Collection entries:
● ● ● ●

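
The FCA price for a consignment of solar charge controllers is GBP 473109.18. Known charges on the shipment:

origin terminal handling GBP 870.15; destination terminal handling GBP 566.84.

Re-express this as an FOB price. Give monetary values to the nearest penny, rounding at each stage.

FOB price: GBP 473979.33

Not relevant to the conversion: destination terminal — on the buyer under both terms; not part of either seller's price.
From FCA to FOB, the seller additionally bears: origin terminal.
FOB price = 473109.18 + 870.15 = 473979.33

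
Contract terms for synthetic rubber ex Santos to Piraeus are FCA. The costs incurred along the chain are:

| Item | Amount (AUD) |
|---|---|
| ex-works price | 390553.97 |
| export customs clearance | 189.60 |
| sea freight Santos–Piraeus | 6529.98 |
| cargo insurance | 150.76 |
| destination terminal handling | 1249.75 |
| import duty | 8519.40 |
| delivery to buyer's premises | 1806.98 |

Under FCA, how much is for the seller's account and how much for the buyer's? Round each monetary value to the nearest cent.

Seller: AUD 390743.57; buyer: AUD 18256.87

FCA: the seller delivers export-cleared goods to the carrier; the buyer bears costs from that point.
Seller's account: goods 390553.97 + export clearance 189.60 = 390743.57
Buyer's account: freight 6529.98 + insurance 150.76 + destination terminal 1249.75 + duty 8519.40 + delivery 1806.98 = 18256.87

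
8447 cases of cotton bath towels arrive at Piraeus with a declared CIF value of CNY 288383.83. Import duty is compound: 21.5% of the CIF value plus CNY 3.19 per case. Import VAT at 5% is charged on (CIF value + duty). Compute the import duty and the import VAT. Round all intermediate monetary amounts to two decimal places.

Ad valorem component: 288383.83 × 21.5% = 62002.52
Specific component: 8447 × 3.19 = 26945.93
Import duty = 62002.52 + 26945.93 = 88948.45
VAT base = CIF + duty = 288383.83 + 88948.45 = 377332.28
Import VAT = 377332.28 × 5% = 18866.61

Import duty: CNY 88948.45; import VAT: CNY 18866.61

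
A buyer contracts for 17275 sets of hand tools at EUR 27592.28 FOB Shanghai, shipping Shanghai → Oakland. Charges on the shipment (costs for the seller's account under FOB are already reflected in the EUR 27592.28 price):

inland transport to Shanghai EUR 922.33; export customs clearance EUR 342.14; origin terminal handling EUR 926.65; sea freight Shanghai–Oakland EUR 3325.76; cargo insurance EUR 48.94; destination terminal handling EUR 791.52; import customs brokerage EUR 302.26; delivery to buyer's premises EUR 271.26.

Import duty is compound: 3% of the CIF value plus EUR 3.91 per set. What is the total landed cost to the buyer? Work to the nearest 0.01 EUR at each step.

FOB: the seller bears costs until goods are on board at the origin port; the buyer bears freight, insurance and all costs thereafter.
Already in the invoice (seller's account under FOB): inland to port, export clearance, origin terminal — exclude.
CIF value = FOB price + freight + insurance = 27592.28 + 3325.76 + 48.94 = 30966.98
Ad valorem component: 30966.98 × 3% = 929.01
Specific component: 17275 × 3.91 = 67545.25
Import duty = 929.01 + 67545.25 = 68474.26
Buyer bears: freight 3325.76 + insurance 48.94 + destination terminal 791.52 + brokerage 302.26 + delivery 271.26 + duty 68474.26 = 73214.00
Landed cost = invoice 27592.28 + 73214.00 = 100806.28

Total landed cost: EUR 100806.28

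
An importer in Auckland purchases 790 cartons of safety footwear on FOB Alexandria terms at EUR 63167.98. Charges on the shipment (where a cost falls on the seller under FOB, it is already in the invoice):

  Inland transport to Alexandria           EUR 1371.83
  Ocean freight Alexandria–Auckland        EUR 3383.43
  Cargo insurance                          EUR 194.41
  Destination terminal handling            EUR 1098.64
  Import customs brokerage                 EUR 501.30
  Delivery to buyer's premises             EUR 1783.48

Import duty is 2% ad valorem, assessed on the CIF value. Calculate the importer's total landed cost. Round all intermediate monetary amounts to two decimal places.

FOB: the seller bears costs until goods are on board at the origin port; the buyer bears freight, insurance and all costs thereafter.
Already in the invoice (seller's account under FOB): inland to port — exclude.
CIF value = FOB price + freight + insurance = 63167.98 + 3383.43 + 194.41 = 66745.82
Import duty = 66745.82 × 2% = 1334.92
Buyer bears: freight 3383.43 + insurance 194.41 + destination terminal 1098.64 + brokerage 501.30 + delivery 1783.48 + duty 1334.92 = 8296.18
Landed cost = invoice 63167.98 + 8296.18 = 71464.16

Total landed cost: EUR 71464.16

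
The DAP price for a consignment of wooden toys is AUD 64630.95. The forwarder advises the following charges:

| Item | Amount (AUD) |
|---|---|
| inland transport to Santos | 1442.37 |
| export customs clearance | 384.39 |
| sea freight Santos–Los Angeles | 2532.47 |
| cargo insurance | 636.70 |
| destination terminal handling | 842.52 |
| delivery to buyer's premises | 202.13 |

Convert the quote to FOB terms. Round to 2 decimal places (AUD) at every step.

Not relevant to the conversion: export clearance, inland to port — on the seller under both DAP and FOB; already in the DAP price and stays in the FOB price.
From DAP to FOB, the seller no longer bears: freight, insurance, destination terminal, delivery.
FOB price = 64630.95 − 2532.47 − 636.70 − 842.52 − 202.13 = 60417.13

FOB price: AUD 60417.13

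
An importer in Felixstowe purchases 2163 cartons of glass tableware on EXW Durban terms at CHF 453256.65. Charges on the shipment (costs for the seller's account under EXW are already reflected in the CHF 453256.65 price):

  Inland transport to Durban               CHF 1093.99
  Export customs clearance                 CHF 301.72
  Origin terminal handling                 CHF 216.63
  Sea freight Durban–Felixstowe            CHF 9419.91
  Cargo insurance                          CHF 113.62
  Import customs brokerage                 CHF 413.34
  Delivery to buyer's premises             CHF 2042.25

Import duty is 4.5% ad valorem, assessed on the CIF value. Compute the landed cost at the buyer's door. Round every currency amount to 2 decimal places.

EXW: the seller makes goods available at their premises; the buyer bears all onward costs.
CIF value = EXW price + inland to port + export clearance + origin terminal + freight + insurance = 453256.65 + 1093.99 + 301.72 + 216.63 + 9419.91 + 113.62 = 464402.52
Import duty = 464402.52 × 4.5% = 20898.11
Buyer bears: inland to port 1093.99 + export clearance 301.72 + origin terminal 216.63 + freight 9419.91 + insurance 113.62 + brokerage 413.34 + delivery 2042.25 + duty 20898.11 = 34499.57
Landed cost = invoice 453256.65 + 34499.57 = 487756.22

Total landed cost: CHF 487756.22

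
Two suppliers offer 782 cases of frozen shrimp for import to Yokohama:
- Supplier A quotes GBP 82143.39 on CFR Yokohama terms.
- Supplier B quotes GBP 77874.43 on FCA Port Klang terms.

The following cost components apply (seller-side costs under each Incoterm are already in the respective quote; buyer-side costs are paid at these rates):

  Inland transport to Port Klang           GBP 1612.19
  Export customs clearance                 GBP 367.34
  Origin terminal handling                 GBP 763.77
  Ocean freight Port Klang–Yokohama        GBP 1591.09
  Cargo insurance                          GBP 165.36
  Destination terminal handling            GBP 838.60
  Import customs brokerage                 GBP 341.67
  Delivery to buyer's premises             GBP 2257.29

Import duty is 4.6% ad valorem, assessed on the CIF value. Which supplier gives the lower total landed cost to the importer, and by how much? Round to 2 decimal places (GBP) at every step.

Supplier B is cheaper by GBP 2002.15

Supplier A (CFR):
CIF value = CFR price + insurance = 82143.39 + 165.36 = 82308.75
Import duty = 82308.75 × 4.6% = 3786.20
Buyer bears (A): 165.36 + 838.60 + 341.67 + 2257.29 = 3602.92
Landed cost (A) = invoice 82143.39 + 3602.92 + duty 3786.20 = 89532.51
Supplier B (FCA):
CIF value = FCA price + origin terminal + freight + insurance = 77874.43 + 763.77 + 1591.09 + 165.36 = 80394.65
Import duty = 80394.65 × 4.6% = 3698.15
Buyer bears (B): 763.77 + 1591.09 + 165.36 + 838.60 + 341.67 + 2257.29 = 5957.78
Landed cost (B) = invoice 77874.43 + 5957.78 + duty 3698.15 = 87530.36
Difference = |89532.51 − 87530.36| = 2002.15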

● ● ● ●

■ WHAT TO PRODUCE ■
Every line in the data above that contains "transport" needs to be copied.

■ RESPONSE AREA ■
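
inland transport to Shanghai EUR 922.33; export customs clearance EUR 342.14; origin terminal handling EUR 926.65; sea freight Shanghai–Oakland EUR 3325.76; cargo insurance EUR 48.94; destination terminal handling EUR 791.52; import customs brokerage EUR 302.26; delivery to buyer's premises EUR 271.26.
  Inland transport to Alexandria           EUR 1371.83
| inland transport to Santos | 1442.37 |
  Inland transport to Durban               CHF 1093.99
  Inland transport to Port Klang           GBP 1612.19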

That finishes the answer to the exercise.